[Opening MATERIAL SUPPLIED section]

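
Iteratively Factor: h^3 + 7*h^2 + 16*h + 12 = (h + 2)*(h^2 + 5*h + 6) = (h + 2)^2*(h + 3)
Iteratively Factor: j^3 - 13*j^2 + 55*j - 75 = (j - 5)*(j^2 - 8*j + 15) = (j - 5)^2*(j - 3)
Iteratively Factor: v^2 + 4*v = (v + 4)*(v)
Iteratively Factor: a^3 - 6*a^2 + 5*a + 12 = (a + 1)*(a^2 - 7*a + 12) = (a - 4)*(a + 1)*(a - 3)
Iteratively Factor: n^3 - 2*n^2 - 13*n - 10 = (n + 1)*(n^2 - 3*n - 10) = (n - 5)*(n + 1)*(n + 2)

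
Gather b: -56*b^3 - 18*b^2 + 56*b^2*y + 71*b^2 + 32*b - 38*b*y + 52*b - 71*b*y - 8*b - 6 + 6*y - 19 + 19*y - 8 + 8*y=-56*b^3 + b^2*(56*y + 53) + b*(76 - 109*y) + 33*y - 33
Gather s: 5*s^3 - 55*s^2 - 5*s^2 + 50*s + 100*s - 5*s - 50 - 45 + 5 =5*s^3 - 60*s^2 + 145*s - 90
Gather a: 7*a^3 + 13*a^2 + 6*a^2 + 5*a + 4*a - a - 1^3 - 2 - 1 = 7*a^3 + 19*a^2 + 8*a - 4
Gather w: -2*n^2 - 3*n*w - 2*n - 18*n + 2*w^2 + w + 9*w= -2*n^2 - 20*n + 2*w^2 + w*(10 - 3*n)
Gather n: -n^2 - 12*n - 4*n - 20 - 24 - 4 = -n^2 - 16*n - 48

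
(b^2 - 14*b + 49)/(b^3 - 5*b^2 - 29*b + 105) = (b - 7)/(b^2 + 2*b - 15)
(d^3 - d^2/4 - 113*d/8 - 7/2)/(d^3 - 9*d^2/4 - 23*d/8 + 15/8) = (8*d^3 - 2*d^2 - 113*d - 28)/(8*d^3 - 18*d^2 - 23*d + 15)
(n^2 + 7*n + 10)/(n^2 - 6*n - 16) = (n + 5)/(n - 8)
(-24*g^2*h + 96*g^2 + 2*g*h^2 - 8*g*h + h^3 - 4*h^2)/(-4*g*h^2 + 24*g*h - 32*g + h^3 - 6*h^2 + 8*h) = (6*g + h)/(h - 2)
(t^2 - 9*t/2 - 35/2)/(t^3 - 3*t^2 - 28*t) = (t + 5/2)/(t*(t + 4))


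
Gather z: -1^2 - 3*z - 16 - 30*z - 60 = -33*z - 77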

[Closing MATERIAL SUPPLIED section]

Exact repetition of every entry in the data is required.

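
Iteratively Factor: h^3 + 7*h^2 + 16*h + 12 = (h + 2)*(h^2 + 5*h + 6) = (h + 2)^2*(h + 3)
Iteratively Factor: j^3 - 13*j^2 + 55*j - 75 = (j - 5)*(j^2 - 8*j + 15) = (j - 5)^2*(j - 3)
Iteratively Factor: v^2 + 4*v = (v + 4)*(v)
Iteratively Factor: a^3 - 6*a^2 + 5*a + 12 = (a + 1)*(a^2 - 7*a + 12) = (a - 4)*(a + 1)*(a - 3)
Iteratively Factor: n^3 - 2*n^2 - 13*n - 10 = (n + 1)*(n^2 - 3*n - 10) = (n - 5)*(n + 1)*(n + 2)

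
Gather b: -56*b^3 - 18*b^2 + 56*b^2*y + 71*b^2 + 32*b - 38*b*y + 52*b - 71*b*y - 8*b - 6 + 6*y - 19 + 19*y - 8 + 8*y=-56*b^3 + b^2*(56*y + 53) + b*(76 - 109*y) + 33*y - 33
Gather s: 5*s^3 - 55*s^2 - 5*s^2 + 50*s + 100*s - 5*s - 50 - 45 + 5 =5*s^3 - 60*s^2 + 145*s - 90
Gather a: 7*a^3 + 13*a^2 + 6*a^2 + 5*a + 4*a - a - 1^3 - 2 - 1 = 7*a^3 + 19*a^2 + 8*a - 4
Gather w: -2*n^2 - 3*n*w - 2*n - 18*n + 2*w^2 + w + 9*w= -2*n^2 - 20*n + 2*w^2 + w*(10 - 3*n)
Gather n: -n^2 - 12*n - 4*n - 20 - 24 - 4 = -n^2 - 16*n - 48

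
(b^2 - 14*b + 49)/(b^3 - 5*b^2 - 29*b + 105) = (b - 7)/(b^2 + 2*b - 15)
(d^3 - d^2/4 - 113*d/8 - 7/2)/(d^3 - 9*d^2/4 - 23*d/8 + 15/8) = (8*d^3 - 2*d^2 - 113*d - 28)/(8*d^3 - 18*d^2 - 23*d + 15)
(n^2 + 7*n + 10)/(n^2 - 6*n - 16) = (n + 5)/(n - 8)
(-24*g^2*h + 96*g^2 + 2*g*h^2 - 8*g*h + h^3 - 4*h^2)/(-4*g*h^2 + 24*g*h - 32*g + h^3 - 6*h^2 + 8*h) = (6*g + h)/(h - 2)
(t^2 - 9*t/2 - 35/2)/(t^3 - 3*t^2 - 28*t) = (t + 5/2)/(t*(t + 4))


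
Gather z: -1^2 - 3*z - 16 - 30*z - 60 = -33*z - 77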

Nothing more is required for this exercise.